Output the records in full, exactly as given.

• **Given entries**:
((

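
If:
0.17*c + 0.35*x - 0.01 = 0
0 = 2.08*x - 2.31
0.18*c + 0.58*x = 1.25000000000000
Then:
No Solution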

))

• **Reply to the task**:
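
If:
0.17*c + 0.35*x - 0.01 = 0
0 = 2.08*x - 2.31
0.18*c + 0.58*x = 1.25000000000000
Then:
No Solution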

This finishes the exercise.